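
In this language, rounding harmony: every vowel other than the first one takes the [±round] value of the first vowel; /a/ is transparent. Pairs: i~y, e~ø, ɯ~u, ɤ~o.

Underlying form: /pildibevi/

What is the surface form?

[pildibevi]

no segment meets the rule's conditions; no change.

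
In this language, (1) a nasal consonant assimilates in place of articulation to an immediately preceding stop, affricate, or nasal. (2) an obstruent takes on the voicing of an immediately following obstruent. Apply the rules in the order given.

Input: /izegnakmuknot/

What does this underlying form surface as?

[izegŋakŋukŋot]

Rule 1: /n/ after /g/ (velar) → [ŋ]
Rule 1: /m/ after /k/ (velar) → [ŋ]
Rule 1: /n/ after /k/ (velar) → [ŋ]
After rule 1: izegŋakŋukŋot
Rule 2: no segment meets the rule's conditions; no change.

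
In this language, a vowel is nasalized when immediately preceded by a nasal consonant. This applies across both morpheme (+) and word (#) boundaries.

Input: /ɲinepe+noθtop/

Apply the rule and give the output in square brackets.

/i/ after nasal /ɲ/ → [ĩ]
/e/ after nasal /n/ → [ẽ]
/o/ after nasal /n/ → [õ]

[ɲĩnẽpe+nõθtop]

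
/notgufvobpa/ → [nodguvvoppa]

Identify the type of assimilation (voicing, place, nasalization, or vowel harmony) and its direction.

/t/→[d] /f/→[v] /b/→[p].
Each target copies a feature from the following segment, so the direction is regressive.

voicing assimilation, regressive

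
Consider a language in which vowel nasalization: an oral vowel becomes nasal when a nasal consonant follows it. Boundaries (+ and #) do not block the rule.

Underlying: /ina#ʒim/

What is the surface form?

[ĩna#ʒĩm]

/i/ before nasal /n/ → [ĩ]
/i/ before nasal /m/ → [ĩ]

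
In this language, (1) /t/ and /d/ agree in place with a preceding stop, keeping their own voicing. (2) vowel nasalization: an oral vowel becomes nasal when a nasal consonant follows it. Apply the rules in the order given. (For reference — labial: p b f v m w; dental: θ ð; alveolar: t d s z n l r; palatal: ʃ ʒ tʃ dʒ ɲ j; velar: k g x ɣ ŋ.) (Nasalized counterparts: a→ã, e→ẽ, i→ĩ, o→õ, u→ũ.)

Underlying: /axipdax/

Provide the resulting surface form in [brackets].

[axipbax]

Rule 1: /d/ after /p/ (labial) → [b]
After rule 1: axipbax
Rule 2: no segment meets the rule's conditions; no change.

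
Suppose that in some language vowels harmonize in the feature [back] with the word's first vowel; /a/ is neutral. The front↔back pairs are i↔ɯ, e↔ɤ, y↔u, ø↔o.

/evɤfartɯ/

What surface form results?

[evefarti]

/ɤ/ harmonizes with /e/ ([-back]) → [e]
/ɯ/ harmonizes with /e/ ([-back]) → [i]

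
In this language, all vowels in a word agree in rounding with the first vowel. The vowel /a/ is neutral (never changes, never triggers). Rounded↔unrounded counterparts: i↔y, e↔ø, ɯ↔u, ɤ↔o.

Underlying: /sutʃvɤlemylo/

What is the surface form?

/ɤ/ harmonizes with /u/ ([+round]) → [o]
/e/ harmonizes with /u/ ([+round]) → [ø]

[sutʃvolømylo]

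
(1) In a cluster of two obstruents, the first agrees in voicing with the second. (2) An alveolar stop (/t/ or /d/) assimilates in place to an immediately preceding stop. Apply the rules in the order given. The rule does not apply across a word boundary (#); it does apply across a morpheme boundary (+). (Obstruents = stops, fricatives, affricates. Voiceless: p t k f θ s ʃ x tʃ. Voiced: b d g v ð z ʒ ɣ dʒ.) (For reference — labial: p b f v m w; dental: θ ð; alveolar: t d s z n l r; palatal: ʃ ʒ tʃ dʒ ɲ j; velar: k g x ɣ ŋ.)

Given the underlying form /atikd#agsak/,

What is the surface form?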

----------------

» **Try it**
Return every entry exactly.

» **Result below**
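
In this language, rounding harmony: every vowel other than the first one takes the [±round] value of the first vowel; /a/ is transparent. Pairs: i~y, e~ø, ɯ~u, ɤ~o.

Underlying form: /pildibevi/

What is the surface form?

[pildibevi]

no segment meets the rule's conditions; no change.

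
In this language, (1) a nasal consonant assimilates in place of articulation to an immediately preceding stop, affricate, or nasal. (2) an obstruent takes on the voicing of an immediately following obstruent. Apply the rules in the order given.

Input: /izegnakmuknot/

What does this underlying form surface as?

[izegŋakŋukŋot]

Rule 1: /n/ after /g/ (velar) → [ŋ]
Rule 1: /m/ after /k/ (velar) → [ŋ]
Rule 1: /n/ after /k/ (velar) → [ŋ]
After rule 1: izegŋakŋukŋot
Rule 2: no segment meets the rule's conditions; no change.

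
In this language, a vowel is nasalized when immediately preceded by a nasal consonant. This applies across both morpheme (+) and word (#) boundaries.

Input: /ɲinepe+noθtop/

Apply the rule and give the output in square brackets.

/i/ after nasal /ɲ/ → [ĩ]
/e/ after nasal /n/ → [ẽ]
/o/ after nasal /n/ → [õ]

[ɲĩnẽpe+nõθtop]

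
/notgufvobpa/ → [nodguvvoppa]

Identify the type of assimilation (voicing, place, nasalization, or vowel harmony) and its direction.

/t/→[d] /f/→[v] /b/→[p].
Each target copies a feature from the following segment, so the direction is regressive.

voicing assimilation, regressive

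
Consider a language in which vowel nasalization: an oral vowel becomes nasal when a nasal consonant follows it. Boundaries (+ and #) do not block the rule.

Underlying: /ina#ʒim/

What is the surface form?

[ĩna#ʒĩm]

/i/ before nasal /n/ → [ĩ]
/i/ before nasal /m/ → [ĩ]

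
In this language, (1) /t/ and /d/ agree in place with a preceding stop, keeping their own voicing. (2) vowel nasalization: an oral vowel becomes nasal when a nasal consonant follows it. Apply the rules in the order given. (For reference — labial: p b f v m w; dental: θ ð; alveolar: t d s z n l r; palatal: ʃ ʒ tʃ dʒ ɲ j; velar: k g x ɣ ŋ.) (Nasalized counterparts: a→ã, e→ẽ, i→ĩ, o→õ, u→ũ.)

Underlying: /axipdax/

Provide the resulting surface form in [brackets].

[axipbax]

Rule 1: /d/ after /p/ (labial) → [b]
After rule 1: axipbax
Rule 2: no segment meets the rule's conditions; no change.

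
Suppose that in some language vowels harmonize in the feature [back] with the word's first vowel; /a/ is neutral. The front↔back pairs are i↔ɯ, e↔ɤ, y↔u, ø↔o.

/evɤfartɯ/

What surface form results?

[evefarti]

/ɤ/ harmonizes with /e/ ([-back]) → [e]
/ɯ/ harmonizes with /e/ ([-back]) → [i]

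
In this language, all vowels in a word agree in rounding with the first vowel. The vowel /a/ is neutral (never changes, never triggers). Rounded↔unrounded counterparts: i↔y, e↔ø, ɯ↔u, ɤ↔o.

Underlying: /sutʃvɤlemylo/

What is the surface form?

/ɤ/ harmonizes with /u/ ([+round]) → [o]
/e/ harmonizes with /u/ ([+round]) → [ø]

[sutʃvolømylo]

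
(1) In a cluster of two obstruents, the first agrees in voicing with the second. (2) An alveolar stop (/t/ or /d/) assimilates in place to an immediately preceding stop. Apply the rules in the order given. The rule does not apply across a word boundary (#); it does apply across a morpheme boundary (+). (Obstruents = stops, fricatives, affricates. Voiceless: p t k f θ s ʃ x tʃ. Voiced: b d g v ð z ʒ ɣ dʒ.) (For reference — labial: p b f v m w; dental: θ ð; alveolar: t d s z n l r; palatal: ʃ ʒ tʃ dʒ ɲ j; velar: k g x ɣ ŋ.)

Given the underlying form /atikd#agsak/,

What is the surface form?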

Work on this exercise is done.